What you should do - What is needed is an exact copy of all the lines below.
The data START
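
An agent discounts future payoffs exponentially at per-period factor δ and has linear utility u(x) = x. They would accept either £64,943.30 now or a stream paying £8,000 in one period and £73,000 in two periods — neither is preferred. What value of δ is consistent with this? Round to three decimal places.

δ ≈ 0.890

Equating present values: 64943.30 = 8000δ + 73000δ².
That is, 73000δ² + 8000δ − 64943.30 = 0, a quadratic in δ.
The positive root is δ = [−8000 + √(8000² + 4·73000·64943.30)] / (2·73000) = (−8000 + 137940.000)/146000 ≈ 0.890.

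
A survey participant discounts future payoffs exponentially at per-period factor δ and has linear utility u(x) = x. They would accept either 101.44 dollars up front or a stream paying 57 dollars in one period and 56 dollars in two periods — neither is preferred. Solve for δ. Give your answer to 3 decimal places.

The stream is worth 57δ + 56δ² today, so 57δ + 56δ² = 101.44.
That is, 56δ² + 57δ − 101.44 = 0, a quadratic in δ.
δ = (−57 + √(57² + 4·56·101.44)) / (2·56) = (−57 + √25971.56) / 112 ≈ 0.930.

δ ≈ 0.930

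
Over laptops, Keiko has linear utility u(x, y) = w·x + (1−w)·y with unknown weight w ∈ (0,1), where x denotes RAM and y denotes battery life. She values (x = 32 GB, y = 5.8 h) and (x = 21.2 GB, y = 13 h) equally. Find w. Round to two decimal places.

Indifference: w·32 + (1−w)·5.8 = w·21.2 + (1−w)·13.
Rearranging, 10.8·w − 7.2·(1−w) = 0.
The marginal rate of substitution is 7.2/10.8, so w = 7.2/(10.8+7.2) = 0.40.

w = 0.40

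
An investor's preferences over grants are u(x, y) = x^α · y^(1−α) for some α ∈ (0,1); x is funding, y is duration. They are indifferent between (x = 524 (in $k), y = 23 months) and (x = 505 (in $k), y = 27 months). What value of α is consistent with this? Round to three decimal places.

α ≈ 0.813

Indifference: 524^α · 23^(1−α) = 505^α · 27^(1−α).
Rearrange to (524/505)^α = (27/23)^(1−α) and take logs: α·0.036933 = (1−α)·0.160343.
So α/(1−α) = (0.160343)/(0.036933) = 4.341456, and α = 4.341456/5.341456 ≈ 0.813.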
The data END
Answer space -
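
An agent discounts future payoffs exponentially at per-period factor δ and has linear utility u(x) = x. They would accept either £64,943.30 now or a stream paying £8,000 in one period and £73,000 in two periods — neither is preferred. What value of δ is consistent with this? Round to three decimal places.

δ ≈ 0.890

Equating present values: 64943.30 = 8000δ + 73000δ².
That is, 73000δ² + 8000δ − 64943.30 = 0, a quadratic in δ.
The positive root is δ = [−8000 + √(8000² + 4·73000·64943.30)] / (2·73000) = (−8000 + 137940.000)/146000 ≈ 0.890.

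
A survey participant discounts future payoffs exponentially at per-period factor δ and has linear utility u(x) = x. They would accept either 101.44 dollars up front or a stream paying 57 dollars in one period and 56 dollars in two periods — neither is preferred. Solve for δ. Give your answer to 3 decimal places.

The stream is worth 57δ + 56δ² today, so 57δ + 56δ² = 101.44.
That is, 56δ² + 57δ − 101.44 = 0, a quadratic in δ.
δ = (−57 + √(57² + 4·56·101.44)) / (2·56) = (−57 + √25971.56) / 112 ≈ 0.930.

δ ≈ 0.930

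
Over laptops, Keiko has linear utility u(x, y) = w·x + (1−w)·y with unknown weight w ∈ (0,1), where x denotes RAM and y denotes battery life. She values (x = 32 GB, y = 5.8 h) and (x = 21.2 GB, y = 13 h) equally. Find w. Round to two decimal places.

Indifference: w·32 + (1−w)·5.8 = w·21.2 + (1−w)·13.
Rearranging, 10.8·w − 7.2·(1−w) = 0.
The marginal rate of substitution is 7.2/10.8, so w = 7.2/(10.8+7.2) = 0.40.

w = 0.40

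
An investor's preferences over grants are u(x, y) = x^α · y^(1−α) for some α ∈ (0,1); x is funding, y is duration. They are indifferent between (x = 524 (in $k), y = 23 months) and (x = 505 (in $k), y = 27 months). What value of α is consistent with this? Round to three decimal places.

α ≈ 0.813

Indifference: 524^α · 23^(1−α) = 505^α · 27^(1−α).
Rearrange to (524/505)^α = (27/23)^(1−α) and take logs: α·0.036933 = (1−α)·0.160343.
So α/(1−α) = (0.160343)/(0.036933) = 4.341456, and α = 4.341456/5.341456 ≈ 0.813.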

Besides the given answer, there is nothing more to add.